◆ EXERCISE DIRECTIONS: Return, from the material below, each line in which the word "binomial" is present.

◆ MATERIAL FOR THE TASK:
——

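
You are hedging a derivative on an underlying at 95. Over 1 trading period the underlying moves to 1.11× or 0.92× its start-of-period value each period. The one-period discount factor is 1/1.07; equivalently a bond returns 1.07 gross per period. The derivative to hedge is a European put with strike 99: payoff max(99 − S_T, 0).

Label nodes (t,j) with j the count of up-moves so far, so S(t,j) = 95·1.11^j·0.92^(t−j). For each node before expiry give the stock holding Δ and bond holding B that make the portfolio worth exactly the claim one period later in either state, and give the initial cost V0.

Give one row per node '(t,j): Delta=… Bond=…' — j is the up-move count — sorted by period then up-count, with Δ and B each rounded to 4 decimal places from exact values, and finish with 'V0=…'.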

——

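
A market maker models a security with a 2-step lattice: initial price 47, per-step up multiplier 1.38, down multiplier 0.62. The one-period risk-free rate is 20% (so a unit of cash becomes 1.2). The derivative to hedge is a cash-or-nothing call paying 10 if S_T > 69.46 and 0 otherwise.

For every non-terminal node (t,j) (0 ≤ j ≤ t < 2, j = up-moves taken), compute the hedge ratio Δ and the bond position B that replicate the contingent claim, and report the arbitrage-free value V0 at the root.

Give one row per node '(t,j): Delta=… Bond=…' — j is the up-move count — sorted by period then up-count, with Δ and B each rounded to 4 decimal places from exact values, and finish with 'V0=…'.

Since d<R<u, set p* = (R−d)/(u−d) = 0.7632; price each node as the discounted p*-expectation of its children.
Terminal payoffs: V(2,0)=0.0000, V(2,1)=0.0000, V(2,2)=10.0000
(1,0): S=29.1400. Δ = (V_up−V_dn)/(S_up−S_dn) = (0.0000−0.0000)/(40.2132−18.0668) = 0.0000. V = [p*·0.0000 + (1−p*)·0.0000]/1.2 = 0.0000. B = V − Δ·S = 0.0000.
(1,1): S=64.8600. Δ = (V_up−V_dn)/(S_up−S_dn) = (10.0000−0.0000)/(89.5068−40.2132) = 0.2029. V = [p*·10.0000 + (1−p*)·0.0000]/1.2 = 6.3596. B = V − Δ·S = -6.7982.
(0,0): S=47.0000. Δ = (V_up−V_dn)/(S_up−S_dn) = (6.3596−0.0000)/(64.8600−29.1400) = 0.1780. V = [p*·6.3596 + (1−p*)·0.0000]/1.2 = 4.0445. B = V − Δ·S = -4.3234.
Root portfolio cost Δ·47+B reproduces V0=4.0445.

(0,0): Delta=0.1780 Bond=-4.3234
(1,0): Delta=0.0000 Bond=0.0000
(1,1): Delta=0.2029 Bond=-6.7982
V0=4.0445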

——

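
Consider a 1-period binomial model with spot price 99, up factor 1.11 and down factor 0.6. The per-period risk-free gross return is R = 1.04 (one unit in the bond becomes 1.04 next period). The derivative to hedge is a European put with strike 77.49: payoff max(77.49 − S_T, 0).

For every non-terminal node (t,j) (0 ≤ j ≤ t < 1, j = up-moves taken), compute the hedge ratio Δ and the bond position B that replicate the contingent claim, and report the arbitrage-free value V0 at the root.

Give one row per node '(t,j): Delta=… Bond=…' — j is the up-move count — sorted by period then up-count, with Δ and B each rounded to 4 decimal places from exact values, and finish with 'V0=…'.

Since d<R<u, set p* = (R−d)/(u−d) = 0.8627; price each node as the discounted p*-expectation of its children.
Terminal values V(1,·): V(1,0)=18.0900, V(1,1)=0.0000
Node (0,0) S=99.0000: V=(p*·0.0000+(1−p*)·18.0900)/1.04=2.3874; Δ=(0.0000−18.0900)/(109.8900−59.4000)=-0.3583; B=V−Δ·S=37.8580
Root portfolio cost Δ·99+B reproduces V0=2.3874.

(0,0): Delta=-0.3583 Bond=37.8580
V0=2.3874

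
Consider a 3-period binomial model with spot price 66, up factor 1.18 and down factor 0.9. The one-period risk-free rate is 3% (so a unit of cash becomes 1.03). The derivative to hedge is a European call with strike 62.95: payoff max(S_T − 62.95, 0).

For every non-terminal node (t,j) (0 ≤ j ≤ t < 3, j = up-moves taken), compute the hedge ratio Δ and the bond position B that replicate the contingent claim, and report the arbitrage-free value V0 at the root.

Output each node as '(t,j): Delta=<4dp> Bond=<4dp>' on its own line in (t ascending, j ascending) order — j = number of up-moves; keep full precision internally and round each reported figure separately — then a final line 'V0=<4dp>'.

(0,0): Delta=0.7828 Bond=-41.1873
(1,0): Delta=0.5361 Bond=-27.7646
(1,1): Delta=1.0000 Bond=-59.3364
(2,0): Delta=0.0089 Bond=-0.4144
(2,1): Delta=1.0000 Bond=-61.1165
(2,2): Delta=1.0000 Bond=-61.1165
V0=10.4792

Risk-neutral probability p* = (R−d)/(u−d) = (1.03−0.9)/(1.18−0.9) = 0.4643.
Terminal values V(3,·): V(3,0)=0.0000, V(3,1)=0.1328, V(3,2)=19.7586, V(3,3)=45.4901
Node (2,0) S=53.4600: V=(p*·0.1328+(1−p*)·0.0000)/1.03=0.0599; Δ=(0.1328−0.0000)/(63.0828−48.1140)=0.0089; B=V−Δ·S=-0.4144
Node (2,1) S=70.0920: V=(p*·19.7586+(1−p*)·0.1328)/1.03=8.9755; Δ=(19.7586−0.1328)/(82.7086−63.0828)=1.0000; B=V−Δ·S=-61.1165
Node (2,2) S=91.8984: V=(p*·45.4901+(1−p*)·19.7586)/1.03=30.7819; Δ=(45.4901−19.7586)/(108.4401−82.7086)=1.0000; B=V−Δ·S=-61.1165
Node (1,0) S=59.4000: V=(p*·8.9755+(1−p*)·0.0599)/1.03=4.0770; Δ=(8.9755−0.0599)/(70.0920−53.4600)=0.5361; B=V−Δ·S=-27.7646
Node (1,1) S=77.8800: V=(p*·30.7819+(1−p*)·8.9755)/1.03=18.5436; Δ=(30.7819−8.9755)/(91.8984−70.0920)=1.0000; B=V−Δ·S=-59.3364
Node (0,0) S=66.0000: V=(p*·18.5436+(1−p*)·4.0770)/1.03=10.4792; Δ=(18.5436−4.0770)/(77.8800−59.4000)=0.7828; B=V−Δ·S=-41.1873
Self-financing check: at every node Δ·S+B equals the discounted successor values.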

——

◆ EXPECTED OUTPUT:
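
Consider a 1-period binomial model with spot price 99, up factor 1.11 and down factor 0.6. The per-period risk-free gross return is R = 1.04 (one unit in the bond becomes 1.04 next period). The derivative to hedge is a European put with strike 77.49: payoff max(77.49 − S_T, 0).
Consider a 3-period binomial model with spot price 66, up factor 1.18 and down factor 0.9. The one-period risk-free rate is 3% (so a unit of cash becomes 1.03). The derivative to hedge is a European call with strike 62.95: payoff max(S_T − 62.95, 0).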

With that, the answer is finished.